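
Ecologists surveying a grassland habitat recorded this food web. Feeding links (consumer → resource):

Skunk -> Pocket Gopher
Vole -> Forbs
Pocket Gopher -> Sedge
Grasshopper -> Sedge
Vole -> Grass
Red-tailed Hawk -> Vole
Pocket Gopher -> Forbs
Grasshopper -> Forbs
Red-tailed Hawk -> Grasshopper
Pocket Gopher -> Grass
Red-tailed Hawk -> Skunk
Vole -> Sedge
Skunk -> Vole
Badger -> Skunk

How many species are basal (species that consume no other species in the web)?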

_ _ _ _ _

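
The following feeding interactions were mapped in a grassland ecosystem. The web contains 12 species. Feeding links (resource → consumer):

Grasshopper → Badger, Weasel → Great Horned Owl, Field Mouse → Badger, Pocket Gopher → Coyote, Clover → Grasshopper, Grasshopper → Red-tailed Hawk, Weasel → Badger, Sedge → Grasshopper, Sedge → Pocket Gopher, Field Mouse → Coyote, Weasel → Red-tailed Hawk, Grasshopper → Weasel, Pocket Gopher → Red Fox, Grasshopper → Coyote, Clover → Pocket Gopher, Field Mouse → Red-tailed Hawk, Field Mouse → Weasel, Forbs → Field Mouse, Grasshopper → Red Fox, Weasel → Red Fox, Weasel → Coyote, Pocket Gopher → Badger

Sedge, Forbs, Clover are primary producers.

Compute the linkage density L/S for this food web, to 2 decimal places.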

_ _ _ _ _

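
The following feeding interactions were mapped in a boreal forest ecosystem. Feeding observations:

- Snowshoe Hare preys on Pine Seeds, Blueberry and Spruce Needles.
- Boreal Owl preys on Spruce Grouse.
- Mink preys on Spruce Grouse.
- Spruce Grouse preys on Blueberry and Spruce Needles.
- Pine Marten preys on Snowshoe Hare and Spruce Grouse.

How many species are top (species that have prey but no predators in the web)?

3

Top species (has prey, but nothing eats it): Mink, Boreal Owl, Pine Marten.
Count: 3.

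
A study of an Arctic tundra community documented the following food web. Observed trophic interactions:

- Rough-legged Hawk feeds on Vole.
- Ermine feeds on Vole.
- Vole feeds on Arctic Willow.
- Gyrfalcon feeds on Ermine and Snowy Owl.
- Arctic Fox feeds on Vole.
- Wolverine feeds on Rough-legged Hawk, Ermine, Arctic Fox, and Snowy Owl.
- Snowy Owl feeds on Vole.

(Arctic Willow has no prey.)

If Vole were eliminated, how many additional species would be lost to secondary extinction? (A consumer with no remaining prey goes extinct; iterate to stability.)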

_ _ _ _ _

# Work to complete
Across all of the records above, how many lines include the string "were"? Answer with one number only.

# Written solution
3